[[ Exercise data, beginning ]]
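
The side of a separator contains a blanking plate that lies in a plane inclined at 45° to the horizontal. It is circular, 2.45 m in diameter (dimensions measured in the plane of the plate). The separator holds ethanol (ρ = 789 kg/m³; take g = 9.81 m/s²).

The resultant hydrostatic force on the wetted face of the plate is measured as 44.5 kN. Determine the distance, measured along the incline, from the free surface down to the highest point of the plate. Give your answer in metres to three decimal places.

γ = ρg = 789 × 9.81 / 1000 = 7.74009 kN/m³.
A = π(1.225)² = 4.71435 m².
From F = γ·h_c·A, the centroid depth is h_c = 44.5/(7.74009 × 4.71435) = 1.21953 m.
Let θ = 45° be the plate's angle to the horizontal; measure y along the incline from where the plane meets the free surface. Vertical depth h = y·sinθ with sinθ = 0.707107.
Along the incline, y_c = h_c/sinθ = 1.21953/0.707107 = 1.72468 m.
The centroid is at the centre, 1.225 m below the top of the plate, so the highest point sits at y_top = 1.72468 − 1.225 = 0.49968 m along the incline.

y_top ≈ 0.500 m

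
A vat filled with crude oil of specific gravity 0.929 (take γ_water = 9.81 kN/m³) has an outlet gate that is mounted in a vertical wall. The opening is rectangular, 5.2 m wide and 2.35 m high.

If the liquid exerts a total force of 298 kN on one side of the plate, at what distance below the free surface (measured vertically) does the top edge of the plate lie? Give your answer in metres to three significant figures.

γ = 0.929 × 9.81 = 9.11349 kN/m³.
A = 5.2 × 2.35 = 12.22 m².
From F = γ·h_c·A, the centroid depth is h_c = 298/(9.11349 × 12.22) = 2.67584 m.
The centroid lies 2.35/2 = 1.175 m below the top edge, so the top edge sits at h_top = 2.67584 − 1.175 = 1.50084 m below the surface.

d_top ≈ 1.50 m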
[[ Exercise data, end ]]
[[ Exercise data, beginning ]]
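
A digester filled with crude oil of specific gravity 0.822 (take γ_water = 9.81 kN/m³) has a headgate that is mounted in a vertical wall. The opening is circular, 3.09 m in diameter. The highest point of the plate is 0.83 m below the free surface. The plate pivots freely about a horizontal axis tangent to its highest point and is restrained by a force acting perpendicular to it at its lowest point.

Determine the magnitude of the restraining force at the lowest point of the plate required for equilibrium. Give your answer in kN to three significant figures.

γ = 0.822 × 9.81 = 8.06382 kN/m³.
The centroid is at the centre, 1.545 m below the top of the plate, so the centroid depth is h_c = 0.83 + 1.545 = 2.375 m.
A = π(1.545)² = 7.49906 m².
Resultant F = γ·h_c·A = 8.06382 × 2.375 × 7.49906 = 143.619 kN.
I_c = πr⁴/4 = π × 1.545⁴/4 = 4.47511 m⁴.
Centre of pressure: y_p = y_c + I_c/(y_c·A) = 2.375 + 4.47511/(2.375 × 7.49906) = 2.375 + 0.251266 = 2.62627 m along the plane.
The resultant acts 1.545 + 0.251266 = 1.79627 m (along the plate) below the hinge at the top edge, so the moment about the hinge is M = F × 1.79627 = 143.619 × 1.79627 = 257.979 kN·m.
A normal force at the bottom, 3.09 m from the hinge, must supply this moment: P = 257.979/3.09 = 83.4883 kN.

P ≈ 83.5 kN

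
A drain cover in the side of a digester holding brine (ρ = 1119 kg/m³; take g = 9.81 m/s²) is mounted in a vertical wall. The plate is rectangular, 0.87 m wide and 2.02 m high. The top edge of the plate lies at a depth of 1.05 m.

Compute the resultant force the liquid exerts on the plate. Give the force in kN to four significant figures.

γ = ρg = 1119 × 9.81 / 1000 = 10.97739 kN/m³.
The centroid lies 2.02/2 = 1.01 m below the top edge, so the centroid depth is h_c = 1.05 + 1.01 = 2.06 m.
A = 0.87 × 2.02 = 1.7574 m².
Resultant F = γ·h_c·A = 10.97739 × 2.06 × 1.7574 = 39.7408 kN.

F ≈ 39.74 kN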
[[ Exercise data, end ]]
- [Problem to work on]: Nothing but the lines above from the one containing "The side of a separator" through the one containing "A vat filled" should appear in the answer, each repeated exactly.

- [Reply to the exercise]:
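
The side of a separator contains a blanking plate that lies in a plane inclined at 45° to the horizontal. It is circular, 2.45 m in diameter (dimensions measured in the plane of the plate). The separator holds ethanol (ρ = 789 kg/m³; take g = 9.81 m/s²).

The resultant hydrostatic force on the wetted face of the plate is measured as 44.5 kN. Determine the distance, measured along the incline, from the free surface down to the highest point of the plate. Give your answer in metres to three decimal places.

γ = ρg = 789 × 9.81 / 1000 = 7.74009 kN/m³.
A = π(1.225)² = 4.71435 m².
From F = γ·h_c·A, the centroid depth is h_c = 44.5/(7.74009 × 4.71435) = 1.21953 m.
Let θ = 45° be the plate's angle to the horizontal; measure y along the incline from where the plane meets the free surface. Vertical depth h = y·sinθ with sinθ = 0.707107.
Along the incline, y_c = h_c/sinθ = 1.21953/0.707107 = 1.72468 m.
The centroid is at the centre, 1.225 m below the top of the plate, so the highest point sits at y_top = 1.72468 − 1.225 = 0.49968 m along the incline.

y_top ≈ 0.500 m

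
A vat filled with crude oil of specific gravity 0.929 (take γ_water = 9.81 kN/m³) has an outlet gate that is mounted in a vertical wall. The opening is rectangular, 5.2 m wide and 2.35 m high.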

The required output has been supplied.